- **HOW TO COMPLETE THIS TASK**: Locate the line bearing "Given the rooted topology (((B,V),(E,M)),G)" in the material below, then reproduce it and each following line up to and including the line bearing "V: GGTGGCCG".

::::

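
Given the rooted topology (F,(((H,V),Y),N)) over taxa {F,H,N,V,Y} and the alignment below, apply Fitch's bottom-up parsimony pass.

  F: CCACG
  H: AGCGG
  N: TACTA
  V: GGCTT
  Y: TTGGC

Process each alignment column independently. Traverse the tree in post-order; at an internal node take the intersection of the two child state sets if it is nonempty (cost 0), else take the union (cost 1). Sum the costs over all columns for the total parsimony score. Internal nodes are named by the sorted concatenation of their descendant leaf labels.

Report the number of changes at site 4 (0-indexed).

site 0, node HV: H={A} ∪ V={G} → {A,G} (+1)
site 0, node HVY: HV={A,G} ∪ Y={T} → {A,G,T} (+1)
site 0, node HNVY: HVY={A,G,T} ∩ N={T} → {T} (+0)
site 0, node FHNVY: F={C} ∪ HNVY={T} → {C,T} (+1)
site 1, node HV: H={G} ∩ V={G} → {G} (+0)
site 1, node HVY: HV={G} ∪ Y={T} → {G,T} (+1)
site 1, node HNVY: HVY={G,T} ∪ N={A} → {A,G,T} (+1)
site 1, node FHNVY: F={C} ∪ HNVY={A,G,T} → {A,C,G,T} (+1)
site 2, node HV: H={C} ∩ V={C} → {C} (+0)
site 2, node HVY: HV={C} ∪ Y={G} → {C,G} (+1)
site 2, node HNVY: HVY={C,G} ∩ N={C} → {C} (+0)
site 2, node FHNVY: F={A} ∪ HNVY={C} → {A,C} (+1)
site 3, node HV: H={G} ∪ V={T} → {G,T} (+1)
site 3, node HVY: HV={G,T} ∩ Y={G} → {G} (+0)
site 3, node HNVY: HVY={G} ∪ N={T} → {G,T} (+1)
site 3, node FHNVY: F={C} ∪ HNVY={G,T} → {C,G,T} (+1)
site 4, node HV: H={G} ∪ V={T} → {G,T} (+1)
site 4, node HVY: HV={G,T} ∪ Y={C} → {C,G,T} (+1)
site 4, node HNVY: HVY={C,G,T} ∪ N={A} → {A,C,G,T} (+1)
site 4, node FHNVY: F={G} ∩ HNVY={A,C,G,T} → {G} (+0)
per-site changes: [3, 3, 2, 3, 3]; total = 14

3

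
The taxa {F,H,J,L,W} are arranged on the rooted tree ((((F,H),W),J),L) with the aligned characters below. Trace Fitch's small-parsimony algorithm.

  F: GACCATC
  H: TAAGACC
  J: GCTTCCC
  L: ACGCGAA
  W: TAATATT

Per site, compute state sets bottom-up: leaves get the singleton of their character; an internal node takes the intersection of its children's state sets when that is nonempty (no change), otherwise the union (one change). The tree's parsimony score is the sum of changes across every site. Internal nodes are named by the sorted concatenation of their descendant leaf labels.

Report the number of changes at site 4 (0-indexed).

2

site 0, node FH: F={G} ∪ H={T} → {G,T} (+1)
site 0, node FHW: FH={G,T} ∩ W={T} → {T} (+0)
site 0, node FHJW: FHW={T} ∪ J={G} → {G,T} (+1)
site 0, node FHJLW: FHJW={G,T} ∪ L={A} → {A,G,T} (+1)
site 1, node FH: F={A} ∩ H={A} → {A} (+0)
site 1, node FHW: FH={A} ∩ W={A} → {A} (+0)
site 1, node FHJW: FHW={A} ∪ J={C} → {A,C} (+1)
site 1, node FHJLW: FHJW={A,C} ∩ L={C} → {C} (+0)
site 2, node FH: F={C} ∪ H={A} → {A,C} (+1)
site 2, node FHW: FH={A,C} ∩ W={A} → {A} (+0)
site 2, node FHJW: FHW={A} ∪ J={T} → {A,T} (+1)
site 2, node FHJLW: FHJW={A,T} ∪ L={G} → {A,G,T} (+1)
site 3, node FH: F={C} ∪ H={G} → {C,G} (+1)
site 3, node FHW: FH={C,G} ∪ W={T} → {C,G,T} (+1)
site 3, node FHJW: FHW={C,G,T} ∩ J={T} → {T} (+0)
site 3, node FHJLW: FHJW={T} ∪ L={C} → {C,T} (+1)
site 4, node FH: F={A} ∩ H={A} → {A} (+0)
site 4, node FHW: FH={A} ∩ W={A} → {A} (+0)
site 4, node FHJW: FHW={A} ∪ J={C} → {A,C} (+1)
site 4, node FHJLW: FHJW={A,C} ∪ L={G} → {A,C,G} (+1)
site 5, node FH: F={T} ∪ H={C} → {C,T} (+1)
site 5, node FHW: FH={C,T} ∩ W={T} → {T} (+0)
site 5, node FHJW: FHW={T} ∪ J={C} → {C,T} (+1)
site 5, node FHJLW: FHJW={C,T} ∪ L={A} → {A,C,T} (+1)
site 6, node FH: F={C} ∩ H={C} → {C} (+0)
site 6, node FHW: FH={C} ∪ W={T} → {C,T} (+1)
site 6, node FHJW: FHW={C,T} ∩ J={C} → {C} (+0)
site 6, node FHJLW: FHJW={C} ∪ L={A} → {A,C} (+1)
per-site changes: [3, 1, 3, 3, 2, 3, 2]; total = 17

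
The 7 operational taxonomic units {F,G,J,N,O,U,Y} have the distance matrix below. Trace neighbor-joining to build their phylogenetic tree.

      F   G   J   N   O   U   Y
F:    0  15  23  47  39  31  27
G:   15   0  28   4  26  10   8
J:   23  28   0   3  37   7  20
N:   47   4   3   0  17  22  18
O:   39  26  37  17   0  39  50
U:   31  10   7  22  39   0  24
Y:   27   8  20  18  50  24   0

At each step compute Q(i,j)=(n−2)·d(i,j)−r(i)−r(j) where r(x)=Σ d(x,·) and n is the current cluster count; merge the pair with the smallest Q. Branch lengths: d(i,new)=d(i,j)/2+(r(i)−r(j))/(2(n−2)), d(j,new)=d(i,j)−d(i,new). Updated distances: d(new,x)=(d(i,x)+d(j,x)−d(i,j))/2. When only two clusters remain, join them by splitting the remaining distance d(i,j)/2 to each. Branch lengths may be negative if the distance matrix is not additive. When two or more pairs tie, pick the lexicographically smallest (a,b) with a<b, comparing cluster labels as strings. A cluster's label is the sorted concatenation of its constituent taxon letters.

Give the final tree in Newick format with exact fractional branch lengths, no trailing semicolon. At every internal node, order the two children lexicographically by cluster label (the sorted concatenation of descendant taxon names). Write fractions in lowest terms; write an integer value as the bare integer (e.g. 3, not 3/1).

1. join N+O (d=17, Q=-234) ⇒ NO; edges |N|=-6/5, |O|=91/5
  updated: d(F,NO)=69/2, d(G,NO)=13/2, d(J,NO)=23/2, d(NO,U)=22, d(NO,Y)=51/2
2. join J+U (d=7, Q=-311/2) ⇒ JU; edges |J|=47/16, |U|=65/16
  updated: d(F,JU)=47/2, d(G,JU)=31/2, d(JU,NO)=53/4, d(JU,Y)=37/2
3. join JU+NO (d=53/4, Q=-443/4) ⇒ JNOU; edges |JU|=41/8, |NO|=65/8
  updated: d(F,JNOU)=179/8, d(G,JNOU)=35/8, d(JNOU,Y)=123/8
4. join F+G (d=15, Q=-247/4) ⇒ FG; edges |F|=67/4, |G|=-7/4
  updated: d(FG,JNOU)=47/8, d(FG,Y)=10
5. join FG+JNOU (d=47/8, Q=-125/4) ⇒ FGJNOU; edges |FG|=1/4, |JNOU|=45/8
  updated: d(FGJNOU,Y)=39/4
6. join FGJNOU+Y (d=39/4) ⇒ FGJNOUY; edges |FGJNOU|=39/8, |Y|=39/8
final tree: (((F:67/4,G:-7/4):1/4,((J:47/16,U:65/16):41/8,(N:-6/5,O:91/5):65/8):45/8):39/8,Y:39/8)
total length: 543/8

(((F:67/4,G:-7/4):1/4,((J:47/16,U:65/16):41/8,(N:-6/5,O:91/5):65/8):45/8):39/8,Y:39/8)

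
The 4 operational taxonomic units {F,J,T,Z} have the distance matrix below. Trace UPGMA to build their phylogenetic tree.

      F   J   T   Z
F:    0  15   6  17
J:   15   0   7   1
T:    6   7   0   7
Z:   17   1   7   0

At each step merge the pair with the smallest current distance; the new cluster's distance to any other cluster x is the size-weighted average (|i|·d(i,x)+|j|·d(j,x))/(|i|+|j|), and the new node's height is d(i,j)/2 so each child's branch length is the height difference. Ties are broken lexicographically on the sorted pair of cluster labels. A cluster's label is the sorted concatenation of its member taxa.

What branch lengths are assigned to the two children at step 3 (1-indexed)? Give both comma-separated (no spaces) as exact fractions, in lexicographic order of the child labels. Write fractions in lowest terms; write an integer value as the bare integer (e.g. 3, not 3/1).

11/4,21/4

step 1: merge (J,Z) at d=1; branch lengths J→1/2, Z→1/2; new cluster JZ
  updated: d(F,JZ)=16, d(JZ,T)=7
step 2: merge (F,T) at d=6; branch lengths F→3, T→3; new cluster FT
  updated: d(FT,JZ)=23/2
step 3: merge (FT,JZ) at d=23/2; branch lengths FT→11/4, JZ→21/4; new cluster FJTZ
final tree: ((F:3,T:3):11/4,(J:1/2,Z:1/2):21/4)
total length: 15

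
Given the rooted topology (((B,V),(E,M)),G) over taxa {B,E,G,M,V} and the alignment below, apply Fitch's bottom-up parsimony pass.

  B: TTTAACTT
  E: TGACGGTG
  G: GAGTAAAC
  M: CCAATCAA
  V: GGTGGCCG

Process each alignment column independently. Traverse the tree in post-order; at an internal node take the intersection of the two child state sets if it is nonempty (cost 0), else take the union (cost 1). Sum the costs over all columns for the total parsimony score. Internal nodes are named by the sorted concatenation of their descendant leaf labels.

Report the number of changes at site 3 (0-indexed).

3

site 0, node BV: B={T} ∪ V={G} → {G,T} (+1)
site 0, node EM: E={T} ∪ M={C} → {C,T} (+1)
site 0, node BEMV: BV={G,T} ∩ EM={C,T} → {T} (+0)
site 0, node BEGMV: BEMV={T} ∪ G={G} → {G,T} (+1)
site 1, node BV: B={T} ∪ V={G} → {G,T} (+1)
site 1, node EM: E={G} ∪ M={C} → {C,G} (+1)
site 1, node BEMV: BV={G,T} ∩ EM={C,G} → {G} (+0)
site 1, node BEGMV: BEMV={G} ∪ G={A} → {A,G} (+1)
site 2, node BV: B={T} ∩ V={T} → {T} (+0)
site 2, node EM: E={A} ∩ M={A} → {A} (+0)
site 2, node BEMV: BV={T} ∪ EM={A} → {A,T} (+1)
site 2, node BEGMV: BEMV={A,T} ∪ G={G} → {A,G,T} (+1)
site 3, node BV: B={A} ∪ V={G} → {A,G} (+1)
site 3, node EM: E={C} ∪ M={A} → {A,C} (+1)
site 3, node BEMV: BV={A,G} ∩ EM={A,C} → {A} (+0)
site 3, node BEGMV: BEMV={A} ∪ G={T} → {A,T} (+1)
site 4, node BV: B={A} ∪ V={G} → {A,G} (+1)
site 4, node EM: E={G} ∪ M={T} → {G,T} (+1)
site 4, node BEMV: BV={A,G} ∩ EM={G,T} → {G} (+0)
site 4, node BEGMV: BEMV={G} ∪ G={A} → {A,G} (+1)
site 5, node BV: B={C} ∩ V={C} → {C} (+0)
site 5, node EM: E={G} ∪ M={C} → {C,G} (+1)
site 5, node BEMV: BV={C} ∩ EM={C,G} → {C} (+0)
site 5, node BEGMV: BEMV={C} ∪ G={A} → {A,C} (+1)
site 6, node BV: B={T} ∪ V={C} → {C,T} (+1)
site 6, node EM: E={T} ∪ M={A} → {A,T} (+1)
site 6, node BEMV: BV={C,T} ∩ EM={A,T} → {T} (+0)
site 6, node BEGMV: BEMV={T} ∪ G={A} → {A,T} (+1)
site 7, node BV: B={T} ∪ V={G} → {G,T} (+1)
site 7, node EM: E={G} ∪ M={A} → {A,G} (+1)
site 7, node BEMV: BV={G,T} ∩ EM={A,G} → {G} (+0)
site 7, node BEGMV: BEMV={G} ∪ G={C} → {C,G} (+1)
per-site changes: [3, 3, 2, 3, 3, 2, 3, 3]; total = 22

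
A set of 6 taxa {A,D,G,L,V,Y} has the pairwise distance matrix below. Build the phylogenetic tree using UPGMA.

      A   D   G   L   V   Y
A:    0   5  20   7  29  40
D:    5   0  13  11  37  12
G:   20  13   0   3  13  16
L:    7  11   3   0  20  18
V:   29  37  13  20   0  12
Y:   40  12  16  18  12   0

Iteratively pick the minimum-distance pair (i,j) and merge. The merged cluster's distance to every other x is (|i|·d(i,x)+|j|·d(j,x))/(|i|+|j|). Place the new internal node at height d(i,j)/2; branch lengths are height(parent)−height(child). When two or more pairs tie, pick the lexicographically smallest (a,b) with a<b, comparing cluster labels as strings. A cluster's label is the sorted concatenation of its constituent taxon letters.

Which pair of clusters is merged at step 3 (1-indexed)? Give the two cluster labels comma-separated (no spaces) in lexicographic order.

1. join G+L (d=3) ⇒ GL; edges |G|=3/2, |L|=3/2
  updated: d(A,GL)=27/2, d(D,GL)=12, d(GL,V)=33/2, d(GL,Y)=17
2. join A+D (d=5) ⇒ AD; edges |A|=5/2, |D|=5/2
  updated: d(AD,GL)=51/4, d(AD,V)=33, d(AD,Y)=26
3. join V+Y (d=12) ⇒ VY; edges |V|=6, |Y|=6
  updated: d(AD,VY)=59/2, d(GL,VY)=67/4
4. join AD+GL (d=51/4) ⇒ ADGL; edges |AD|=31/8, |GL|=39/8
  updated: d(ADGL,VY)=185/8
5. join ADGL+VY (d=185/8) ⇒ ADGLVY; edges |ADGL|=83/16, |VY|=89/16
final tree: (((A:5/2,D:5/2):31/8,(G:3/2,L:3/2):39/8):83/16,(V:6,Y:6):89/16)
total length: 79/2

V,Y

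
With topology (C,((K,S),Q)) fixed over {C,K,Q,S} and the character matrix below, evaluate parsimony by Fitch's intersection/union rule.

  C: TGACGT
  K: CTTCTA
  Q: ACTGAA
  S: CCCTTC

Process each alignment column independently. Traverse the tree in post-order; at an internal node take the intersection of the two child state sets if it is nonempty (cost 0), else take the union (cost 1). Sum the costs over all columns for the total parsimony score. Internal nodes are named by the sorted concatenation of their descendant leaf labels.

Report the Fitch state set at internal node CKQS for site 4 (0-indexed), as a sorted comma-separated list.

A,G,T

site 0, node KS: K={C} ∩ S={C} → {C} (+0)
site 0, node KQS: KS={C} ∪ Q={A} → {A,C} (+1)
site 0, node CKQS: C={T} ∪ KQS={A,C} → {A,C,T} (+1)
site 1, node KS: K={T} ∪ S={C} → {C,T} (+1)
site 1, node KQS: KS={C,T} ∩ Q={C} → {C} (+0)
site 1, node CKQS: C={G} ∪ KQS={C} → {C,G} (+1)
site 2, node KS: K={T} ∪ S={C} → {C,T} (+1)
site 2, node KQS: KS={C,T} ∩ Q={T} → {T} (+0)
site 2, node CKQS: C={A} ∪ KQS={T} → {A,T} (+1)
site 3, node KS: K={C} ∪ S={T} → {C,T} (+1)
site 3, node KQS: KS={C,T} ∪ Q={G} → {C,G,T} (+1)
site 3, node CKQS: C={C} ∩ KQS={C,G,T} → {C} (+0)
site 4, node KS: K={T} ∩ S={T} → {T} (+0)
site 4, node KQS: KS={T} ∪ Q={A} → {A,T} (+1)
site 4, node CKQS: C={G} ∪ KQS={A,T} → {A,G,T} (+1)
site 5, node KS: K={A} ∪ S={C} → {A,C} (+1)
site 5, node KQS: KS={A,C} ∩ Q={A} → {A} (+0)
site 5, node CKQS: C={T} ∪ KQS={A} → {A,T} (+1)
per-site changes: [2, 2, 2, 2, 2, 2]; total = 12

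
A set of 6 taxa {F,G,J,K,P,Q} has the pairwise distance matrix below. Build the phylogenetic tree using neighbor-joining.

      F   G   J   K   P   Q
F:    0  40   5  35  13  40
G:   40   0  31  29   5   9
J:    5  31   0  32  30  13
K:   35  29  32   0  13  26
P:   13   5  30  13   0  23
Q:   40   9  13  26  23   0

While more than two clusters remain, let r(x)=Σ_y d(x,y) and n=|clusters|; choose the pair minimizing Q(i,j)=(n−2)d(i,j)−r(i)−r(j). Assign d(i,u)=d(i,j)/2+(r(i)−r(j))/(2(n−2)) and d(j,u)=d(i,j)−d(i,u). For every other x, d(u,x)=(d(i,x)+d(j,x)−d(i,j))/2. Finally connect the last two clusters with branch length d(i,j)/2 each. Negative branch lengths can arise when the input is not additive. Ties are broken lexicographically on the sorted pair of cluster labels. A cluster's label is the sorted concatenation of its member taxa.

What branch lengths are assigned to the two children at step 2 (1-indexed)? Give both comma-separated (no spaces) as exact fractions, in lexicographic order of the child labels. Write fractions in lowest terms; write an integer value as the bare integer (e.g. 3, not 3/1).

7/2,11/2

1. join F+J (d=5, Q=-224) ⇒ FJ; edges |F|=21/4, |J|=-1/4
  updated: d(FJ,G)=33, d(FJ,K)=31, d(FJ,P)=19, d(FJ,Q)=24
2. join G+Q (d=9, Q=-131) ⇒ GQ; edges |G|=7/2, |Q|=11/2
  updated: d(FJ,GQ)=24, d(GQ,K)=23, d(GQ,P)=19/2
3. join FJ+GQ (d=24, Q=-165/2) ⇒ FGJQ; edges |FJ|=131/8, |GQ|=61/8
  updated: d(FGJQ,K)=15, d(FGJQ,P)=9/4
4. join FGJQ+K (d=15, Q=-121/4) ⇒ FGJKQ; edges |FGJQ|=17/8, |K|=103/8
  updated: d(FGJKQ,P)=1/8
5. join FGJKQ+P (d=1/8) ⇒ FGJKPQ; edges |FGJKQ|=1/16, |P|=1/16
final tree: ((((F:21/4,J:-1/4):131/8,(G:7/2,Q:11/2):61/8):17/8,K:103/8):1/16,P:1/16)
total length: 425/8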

::::

- **PROBLEM SOLUTION**:
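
Given the rooted topology (((B,V),(E,M)),G) over taxa {B,E,G,M,V} and the alignment below, apply Fitch's bottom-up parsimony pass.

  B: TTTAACTT
  E: TGACGGTG
  G: GAGTAAAC
  M: CCAATCAA
  V: GGTGGCCG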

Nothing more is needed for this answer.